(Beginning of Source material)

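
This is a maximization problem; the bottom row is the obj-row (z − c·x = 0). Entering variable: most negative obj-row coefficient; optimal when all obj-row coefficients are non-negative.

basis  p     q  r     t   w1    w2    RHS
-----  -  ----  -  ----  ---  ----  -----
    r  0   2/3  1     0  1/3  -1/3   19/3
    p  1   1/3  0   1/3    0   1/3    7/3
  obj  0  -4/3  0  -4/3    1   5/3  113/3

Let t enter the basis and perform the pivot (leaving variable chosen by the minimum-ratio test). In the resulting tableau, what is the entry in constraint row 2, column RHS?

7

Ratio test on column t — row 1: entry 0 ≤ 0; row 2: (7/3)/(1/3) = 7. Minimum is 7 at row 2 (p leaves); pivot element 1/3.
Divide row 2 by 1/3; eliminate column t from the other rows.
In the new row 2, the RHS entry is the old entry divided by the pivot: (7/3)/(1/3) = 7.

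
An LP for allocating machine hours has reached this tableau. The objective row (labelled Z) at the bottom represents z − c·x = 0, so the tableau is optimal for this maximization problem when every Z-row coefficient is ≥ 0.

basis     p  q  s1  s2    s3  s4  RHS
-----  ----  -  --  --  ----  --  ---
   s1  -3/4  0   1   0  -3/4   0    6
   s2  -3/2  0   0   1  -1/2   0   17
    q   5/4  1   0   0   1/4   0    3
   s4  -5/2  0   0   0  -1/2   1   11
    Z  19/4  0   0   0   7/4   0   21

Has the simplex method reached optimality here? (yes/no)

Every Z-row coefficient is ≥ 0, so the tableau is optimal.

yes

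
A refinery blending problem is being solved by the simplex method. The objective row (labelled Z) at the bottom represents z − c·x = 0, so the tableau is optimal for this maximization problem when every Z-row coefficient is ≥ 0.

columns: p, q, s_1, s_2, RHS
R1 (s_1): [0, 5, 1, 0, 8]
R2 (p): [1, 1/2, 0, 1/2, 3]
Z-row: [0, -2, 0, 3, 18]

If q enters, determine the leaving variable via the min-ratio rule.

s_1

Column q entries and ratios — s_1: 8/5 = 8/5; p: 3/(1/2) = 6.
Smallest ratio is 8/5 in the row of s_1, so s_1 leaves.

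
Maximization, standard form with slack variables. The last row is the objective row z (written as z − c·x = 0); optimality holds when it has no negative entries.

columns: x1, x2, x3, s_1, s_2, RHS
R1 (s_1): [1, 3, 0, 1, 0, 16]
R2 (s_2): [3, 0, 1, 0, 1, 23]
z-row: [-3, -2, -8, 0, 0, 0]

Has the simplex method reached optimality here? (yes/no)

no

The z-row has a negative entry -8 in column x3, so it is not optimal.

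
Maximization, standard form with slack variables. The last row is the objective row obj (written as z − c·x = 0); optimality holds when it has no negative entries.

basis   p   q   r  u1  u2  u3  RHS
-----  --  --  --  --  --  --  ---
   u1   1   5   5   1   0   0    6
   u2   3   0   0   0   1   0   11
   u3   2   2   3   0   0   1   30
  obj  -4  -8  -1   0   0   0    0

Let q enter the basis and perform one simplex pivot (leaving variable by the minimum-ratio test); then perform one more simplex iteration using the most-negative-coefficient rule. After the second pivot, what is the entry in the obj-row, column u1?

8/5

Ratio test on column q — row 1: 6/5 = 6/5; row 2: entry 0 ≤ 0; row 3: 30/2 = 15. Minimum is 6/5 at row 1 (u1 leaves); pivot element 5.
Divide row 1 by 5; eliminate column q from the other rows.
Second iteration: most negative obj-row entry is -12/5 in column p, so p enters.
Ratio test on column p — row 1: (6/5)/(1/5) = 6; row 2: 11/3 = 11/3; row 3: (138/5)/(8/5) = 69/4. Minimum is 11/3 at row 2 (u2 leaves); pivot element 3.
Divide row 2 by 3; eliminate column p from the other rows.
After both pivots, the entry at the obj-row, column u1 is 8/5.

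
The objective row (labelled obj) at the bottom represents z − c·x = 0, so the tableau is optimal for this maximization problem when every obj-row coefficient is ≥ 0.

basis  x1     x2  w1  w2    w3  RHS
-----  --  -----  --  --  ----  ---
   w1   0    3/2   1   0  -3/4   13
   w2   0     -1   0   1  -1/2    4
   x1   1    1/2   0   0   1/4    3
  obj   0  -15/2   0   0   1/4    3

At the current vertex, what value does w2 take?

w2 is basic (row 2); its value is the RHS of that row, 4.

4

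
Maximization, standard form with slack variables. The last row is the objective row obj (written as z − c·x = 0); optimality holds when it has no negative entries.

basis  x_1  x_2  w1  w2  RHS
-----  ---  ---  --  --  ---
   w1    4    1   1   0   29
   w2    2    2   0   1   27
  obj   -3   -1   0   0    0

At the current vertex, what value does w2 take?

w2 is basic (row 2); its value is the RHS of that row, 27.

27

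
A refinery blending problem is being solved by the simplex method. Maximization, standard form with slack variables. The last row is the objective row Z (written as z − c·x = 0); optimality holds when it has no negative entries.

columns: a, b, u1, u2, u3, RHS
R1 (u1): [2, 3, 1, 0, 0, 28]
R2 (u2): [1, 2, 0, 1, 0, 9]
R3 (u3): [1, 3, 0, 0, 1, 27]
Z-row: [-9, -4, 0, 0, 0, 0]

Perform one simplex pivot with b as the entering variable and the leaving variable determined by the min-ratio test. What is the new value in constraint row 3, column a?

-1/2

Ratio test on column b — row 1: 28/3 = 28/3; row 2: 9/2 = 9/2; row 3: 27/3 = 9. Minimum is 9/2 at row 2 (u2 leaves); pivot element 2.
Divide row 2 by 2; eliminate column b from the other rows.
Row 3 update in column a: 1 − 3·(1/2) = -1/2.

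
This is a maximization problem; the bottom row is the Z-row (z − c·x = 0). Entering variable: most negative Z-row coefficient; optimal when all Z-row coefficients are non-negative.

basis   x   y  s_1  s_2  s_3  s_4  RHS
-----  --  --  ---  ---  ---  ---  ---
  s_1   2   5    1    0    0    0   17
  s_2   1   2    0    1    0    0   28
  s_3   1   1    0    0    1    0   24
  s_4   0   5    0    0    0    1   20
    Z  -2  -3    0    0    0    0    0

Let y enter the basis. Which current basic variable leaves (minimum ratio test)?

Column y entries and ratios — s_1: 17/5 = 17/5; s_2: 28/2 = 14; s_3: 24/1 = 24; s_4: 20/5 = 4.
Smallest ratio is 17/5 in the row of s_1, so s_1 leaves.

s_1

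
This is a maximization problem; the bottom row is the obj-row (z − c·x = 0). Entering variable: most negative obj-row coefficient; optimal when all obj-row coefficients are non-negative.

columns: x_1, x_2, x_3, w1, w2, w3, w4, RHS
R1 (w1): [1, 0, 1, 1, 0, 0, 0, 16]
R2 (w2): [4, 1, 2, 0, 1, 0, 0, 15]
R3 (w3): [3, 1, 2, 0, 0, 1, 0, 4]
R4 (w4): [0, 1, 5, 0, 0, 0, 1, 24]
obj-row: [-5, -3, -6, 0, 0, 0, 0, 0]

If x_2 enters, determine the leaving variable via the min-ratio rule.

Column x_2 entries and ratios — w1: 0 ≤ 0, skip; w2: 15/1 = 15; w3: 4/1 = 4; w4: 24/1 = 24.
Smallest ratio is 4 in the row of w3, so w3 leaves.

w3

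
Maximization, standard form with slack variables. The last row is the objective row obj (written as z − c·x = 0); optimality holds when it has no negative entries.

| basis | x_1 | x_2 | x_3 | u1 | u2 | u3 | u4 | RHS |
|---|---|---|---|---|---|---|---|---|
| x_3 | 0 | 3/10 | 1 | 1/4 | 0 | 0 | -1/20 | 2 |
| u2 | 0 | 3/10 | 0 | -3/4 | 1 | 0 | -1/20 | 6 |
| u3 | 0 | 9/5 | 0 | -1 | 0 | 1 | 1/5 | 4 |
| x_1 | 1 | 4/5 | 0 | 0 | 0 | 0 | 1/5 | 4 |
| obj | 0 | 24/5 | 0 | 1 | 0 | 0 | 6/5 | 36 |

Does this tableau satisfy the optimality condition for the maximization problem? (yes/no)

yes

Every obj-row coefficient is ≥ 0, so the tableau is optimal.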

(End of Source material)

Whenever a line in the entries above includes the word "represents", pull that line out.

* _Response_:
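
An LP for allocating machine hours has reached this tableau. The objective row (labelled Z) at the bottom represents z − c·x = 0, so the tableau is optimal for this maximization problem when every Z-row coefficient is ≥ 0.
A refinery blending problem is being solved by the simplex method. The objective row (labelled Z) at the bottom represents z − c·x = 0, so the tableau is optimal for this maximization problem when every Z-row coefficient is ≥ 0.
The objective row (labelled obj) at the bottom represents z − c·x = 0, so the tableau is optimal for this maximization problem when every obj-row coefficient is ≥ 0.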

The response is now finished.